If a line holds the word "Answer", copy it from the entries.

[Source records]
————
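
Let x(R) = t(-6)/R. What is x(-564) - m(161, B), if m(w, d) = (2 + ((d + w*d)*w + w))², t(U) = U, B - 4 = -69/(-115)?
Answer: -33919118991669/2350 ≈ -1.4434e+10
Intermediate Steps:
B = 23/5 (B = 4 - 69/(-115) = 4 - 69*(-1/115) = 4 + ⅗ = 23/5 ≈ 4.6000)
x(R) = -6/R
m(w, d) = (2 + w + w*(d + d*w))² (m(w, d) = (2 + ((d + d*w)*w + w))² = (2 + (w*(d + d*w) + w))² = (2 + (w + w*(d + d*w)))² = (2 + w + w*(d + d*w))²)
x(-564) - m(161, B) = -6/(-564) - (2 + 161 + (23/5)*161 + (23/5)*161²)² = -6*(-1/564) - (2 + 161 + 3703/5 + (23/5)*25921)² = 1/94 - (2 + 161 + 3703/5 + 596183/5)² = 1/94 - (600701/5)² = 1/94 - 1*360841691401/25 = 1/94 - 360841691401/25 = -33919118991669/2350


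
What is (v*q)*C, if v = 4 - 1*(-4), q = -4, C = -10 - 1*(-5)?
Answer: 160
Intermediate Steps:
C = -5 (C = -10 + 5 = -5)
v = 8 (v = 4 + 4 = 8)
(v*q)*C = (8*(-4))*(-5) = -32*(-5) = 160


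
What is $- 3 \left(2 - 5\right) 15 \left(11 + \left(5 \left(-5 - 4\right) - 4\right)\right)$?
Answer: $-5130$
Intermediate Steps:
$- 3 \left(2 - 5\right) 15 \left(11 + \left(5 \left(-5 - 4\right) - 4\right)\right) = \left(-3\right) \left(-3\right) 15 \left(11 + \left(5 \left(-9\right) - 4\right)\right) = 9 \cdot 15 \left(11 - 49\right) = 9 \cdot 15 \left(-38\right) = 9 \left(-570\right) = -5130$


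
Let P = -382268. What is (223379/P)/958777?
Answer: -223379/366509766236 ≈ -6.0948e-7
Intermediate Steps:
(223379/P)/958777 = (223379/(-382268))/958777 = (223379*(-1/382268))*(1/958777) = -223379/382268*1/958777 = -223379/366509766236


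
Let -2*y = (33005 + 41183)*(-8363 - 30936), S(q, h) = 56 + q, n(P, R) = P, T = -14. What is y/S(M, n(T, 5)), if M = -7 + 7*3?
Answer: 728878553/35 ≈ 2.0825e+7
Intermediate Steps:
M = 14 (M = -7 + 21 = 14)
y = 1457757106 (y = -(33005 + 41183)*(-8363 - 30936)/2 = -37094*(-39299) = -½*(-2915514212) = 1457757106)
y/S(M, n(T, 5)) = 1457757106/(56 + 14) = 1457757106/70 = 1457757106*(1/70) = 728878553/35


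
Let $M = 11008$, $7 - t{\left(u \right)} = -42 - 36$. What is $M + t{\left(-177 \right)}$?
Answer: $11093$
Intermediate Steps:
$t{\left(u \right)} = 85$ ($t{\left(u \right)} = 7 - \left(-42 - 36\right) = 7 - -78 = 7 + 78 = 85$)
$M + t{\left(-177 \right)} = 11008 + 85 = 11093$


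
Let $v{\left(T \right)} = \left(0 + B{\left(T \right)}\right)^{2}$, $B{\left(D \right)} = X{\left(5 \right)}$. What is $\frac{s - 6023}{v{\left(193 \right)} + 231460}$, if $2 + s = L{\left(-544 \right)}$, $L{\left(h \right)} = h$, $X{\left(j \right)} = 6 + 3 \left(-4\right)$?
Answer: $- \frac{6569}{231496} \approx -0.028376$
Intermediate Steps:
$X{\left(j \right)} = -6$ ($X{\left(j \right)} = 6 - 12 = -6$)
$B{\left(D \right)} = -6$
$v{\left(T \right)} = 36$ ($v{\left(T \right)} = \left(0 - 6\right)^{2} = \left(-6\right)^{2} = 36$)
$s = -546$ ($s = -2 - 544 = -546$)
$\frac{s - 6023}{v{\left(193 \right)} + 231460} = \frac{-546 - 6023}{36 + 231460} = - \frac{6569}{231496}$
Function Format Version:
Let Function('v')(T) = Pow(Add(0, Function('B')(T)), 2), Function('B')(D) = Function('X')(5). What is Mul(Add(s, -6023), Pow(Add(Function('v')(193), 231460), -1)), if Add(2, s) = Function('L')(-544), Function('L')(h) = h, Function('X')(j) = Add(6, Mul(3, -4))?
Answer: Rational(-6569, 231496) ≈ -0.028376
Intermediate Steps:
Function('X')(j) = -6 (Function('X')(j) = Add(6, -12) = -6)
Function('B')(D) = -6
Function('v')(T) = 36 (Function('v')(T) = Pow(Add(0, -6), 2) = Pow(-6, 2) = 36)
s = -546 (s = Add(-2, -544) = -546)
Mul(Add(s, -6023), Pow(Add(Function('v')(193), 231460), -1)) = Mul(Add(-546, -6023), Pow(Add(36, 231460), -1)) = Mul(-6569, Pow(231496, -1)) = Mul(-6569, Rational(1, 231496)) = Rational(-6569, 231496)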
————
▸ Result below:
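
Answer: -33919118991669/2350 ≈ -1.4434e+10
Answer: 160
Answer: $-5130$
Answer: -223379/366509766236 ≈ -6.0948e-7
Answer: 728878553/35 ≈ 2.0825e+7
Answer: $11093$
Answer: $- \frac{6569}{231496} \approx -0.028376$
Answer: Rational(-6569, 231496) ≈ -0.028376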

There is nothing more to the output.